ABOUT THIS EXERCISE. Whenever the word "completed" appears in a line of the data below, copy that line.

◆ ◆ ◆ ◆ ◆

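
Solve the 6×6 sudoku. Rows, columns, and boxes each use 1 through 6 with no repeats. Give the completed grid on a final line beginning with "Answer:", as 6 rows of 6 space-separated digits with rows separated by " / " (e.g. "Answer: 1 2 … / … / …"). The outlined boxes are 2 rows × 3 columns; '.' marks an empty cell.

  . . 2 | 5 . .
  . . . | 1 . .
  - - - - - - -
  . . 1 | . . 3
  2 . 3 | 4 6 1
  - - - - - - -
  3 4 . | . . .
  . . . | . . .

Step 1. [r6c2∈{1,2,5,6}] col 2 places 2 nowhere but r6c2. So r6c2=2.
Step 2. [r2c3∈{4,5,6}] in col 3, 4 fits only at r2c3 ⇒ r2c3=4.
Step 3. [r3c5∈{2,5}] r3c5 is the only open cell in box 4 admitting 5, so r3c5=5.
Step 4. [r6c1∈{1,5,6}] across box 5, 1 lands solely at r6c1. So r6c1=1.
Step 5. [r1c1∈{6}] r1c1's peers cover all but 6 ⇒ r1c1=6.
Step 6. [r2c6∈{2,6}] row 2 places 6 nowhere but r2c6. So r2c6=6.
Step 7. [r5c6∈{2,5}] in col 6, 2 fits only at r5c6. So r5c6=2.
Step 8. [r6c6∈{4,5}] 5 has one home in col 6: r6c6, so r6c6=5.
Step 9. [r6c5∈{3,4}] r6c5 is the only open cell in row 6 admitting 4, so r6c5=4.
Step 10. [r5c4∈{6}] r5c4's peers cover all but 6 ⇒ r5c4=6.
Step 11. [r1c5∈{3}] r1c5's peers cover all but 3, so r1c5=3.
Step 12. [r2c1∈{5}] r2c1 has the single candidate 5 ⇒ r2c1=5.
Step 13. [r4c2∈{5}] only 5 remains possible at r4c2. So r4c2=5.
Step 14. [r5c3∈{5}] r5c3's peers cover all but 5 ⇒ r5c3=5.
Step 15. [r3c1∈{4}] r3c1 has the single candidate 4 ⇒ r3c1=4.
Step 16. [r3c2∈{6}] r3c2's peers cover all but 6 ⇒ r3c2=6.
Step 17. [r1c2∈{1}] r1c2 has the single candidate 1, so r1c2=1.
Step 18. [r3c4∈{2}] nothing but 2 survives at r3c4, so r3c4=2.
Step 19. [r6c4∈{3}] only 3 remains possible at r6c4 ⇒ r6c4=3.
Step 20. [r5c5∈{1}] nothing but 1 survives at r5c5. So r5c5=1.
Step 21. [r1c6∈{4}] r1c6's peers cover all but 4, so r1c6=4.
Step 22. [r6c3∈{6}] nothing but 6 survives at r6c3, so r6c3=6.
Step 23. [r2c5∈{2}] only 2 remains possible at r2c5, so r2c5=2.
Step 24. [r2c2∈{3}] nothing but 3 survives at r2c2, so r2c2=3.

Answer: 6 1 2 5 3 4 / 5 3 4 1 2 6 / 4 6 1 2 5 3 / 2 5 3 4 6 1 / 3 4 5 6 1 2 / 1 2 6 3 4 5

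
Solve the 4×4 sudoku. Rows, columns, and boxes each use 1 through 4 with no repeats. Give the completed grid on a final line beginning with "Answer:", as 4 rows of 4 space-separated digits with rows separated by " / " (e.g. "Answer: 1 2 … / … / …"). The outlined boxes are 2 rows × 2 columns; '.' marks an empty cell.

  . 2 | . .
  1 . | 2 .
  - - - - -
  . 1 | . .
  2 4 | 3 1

Step 1. [r2c4∈{3,4}] 4 has one home in row 2: r2c4. So r2c4=4.
Step 2. [r1c1∈{3,4}] r1c1 is the only open cell in row 1 admitting 4, so r1c1=4.
Step 3. [r3c3∈{4}] nothing but 4 survives at r3c3 ⇒ r3c3=4.
Step 4. [r3c4∈{2}] only 2 remains possible at r3c4. So r3c4=2.
Step 5. [r2c2∈{3}] nothing but 3 survives at r2c2. So r2c2=3.
Step 6. [r1c4∈{3}] r1c4 is down to just 3, so r1c4=3.
Step 7. [r3c1∈{3}] r3c1's peers cover all but 3 ⇒ r3c1=3.
Step 8. [r1c3∈{1}] r1c3's peers cover all but 1, so r1c3=1.

Answer: 4 2 1 3 / 1 3 2 4 / 3 1 4 2 / 2 4 3 1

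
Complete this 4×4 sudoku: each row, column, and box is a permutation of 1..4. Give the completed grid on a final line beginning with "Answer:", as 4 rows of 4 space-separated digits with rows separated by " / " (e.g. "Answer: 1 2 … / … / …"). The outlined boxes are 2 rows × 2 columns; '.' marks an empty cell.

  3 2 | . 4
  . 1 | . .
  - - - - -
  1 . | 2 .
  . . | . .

Step 1. [r3c4∈{3}] r3c4's peers cover all but 3, so r3c4=3.
Step 2. [r4c3∈{1,4}] in col 3, 4 fits only at r4c3, so r4c3=4.
Step 3. [r3c2∈{4}] only 4 remains possible at r3c2. So r3c2=4.
Step 4. [r1c3∈{1}] r1c3's peers cover all but 1 ⇒ r1c3=1.
Step 5. [r2c3∈{3}] only 3 remains possible at r2c3. So r2c3=3.
Step 6. [r2c1∈{4}] r2c1 is down to just 4, so r2c1=4.
Step 7. [r4c1∈{2}] r4c1's peers cover all but 2, so r4c1=2.
Step 8. [r4c4∈{1}] r4c4 is down to just 1. So r4c4=1.
Step 9. [r2c4∈{2}] only 2 remains possible at r2c4. So r2c4=2.
Step 10. [r4c2∈{3}] only 3 remains possible at r4c2. So r4c2=3.

Answer: 3 2 1 4 / 4 1 3 2 / 1 4 2 3 / 2 3 4 1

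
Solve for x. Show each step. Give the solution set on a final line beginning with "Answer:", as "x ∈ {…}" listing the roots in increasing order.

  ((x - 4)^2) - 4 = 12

Step 1. [((x - 4)^2) - 4 = 12] the outer -4 inverts by adding 4. So sub: (x - 4)^2 = 16.
Step 2. [(x - 4)^2 = 16] √ both sides: 16 ≥ 0 gives two branches. So sqrt: x - 4 = 4 or -4.
Step 3. [x - 4 = 4 or -4] the outer -4 inverts by adding 4, so sub: x = 8 or 0.

Answer: x ∈ {0, 8}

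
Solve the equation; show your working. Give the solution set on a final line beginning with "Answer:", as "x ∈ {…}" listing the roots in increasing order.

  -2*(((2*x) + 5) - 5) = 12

Step 1. [-2*(((2*x) + 5) - 5) = 12] LHS = -2·(…); ÷-2 both sides ⇒ div: ((2*x) + 5) - 5 = -6.
Step 2. [((2*x) + 5) - 5 = -6] the outer -5 inverts by adding 5, so sub: (2*x) + 5 = -1.
Step 3. [(2*x) + 5 = -1] +5 is outermost — subtract 5 both sides ⇒ sub: 2*x = -6.
Step 4. [2*x = -6] LHS = 2·(…); ÷2 both sides ⇒ div: x = -3.

Answer: x ∈ {-3}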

◆ ◆ ◆ ◆ ◆

RESPONSE.
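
Solve the 6×6 sudoku. Rows, columns, and boxes each use 1 through 6 with no repeats. Give the completed grid on a final line beginning with "Answer:", as 6 rows of 6 space-separated digits with rows separated by " / " (e.g. "Answer: 1 2 … / … / …"). The outlined boxes are 2 rows × 3 columns; '.' marks an empty cell.
Solve the 4×4 sudoku. Rows, columns, and boxes each use 1 through 4 with no repeats. Give the completed grid on a final line beginning with "Answer:", as 4 rows of 4 space-separated digits with rows separated by " / " (e.g. "Answer: 1 2 … / … / …"). The outlined boxes are 2 rows × 2 columns; '.' marks an empty cell.
Complete this 4×4 sudoku: each row, column, and box is a permutation of 1..4. Give the completed grid on a final line beginning with "Answer:", as 4 rows of 4 space-separated digits with rows separated by " / " (e.g. "Answer: 1 2 … / … / …"). The outlined boxes are 2 rows × 2 columns; '.' marks an empty cell.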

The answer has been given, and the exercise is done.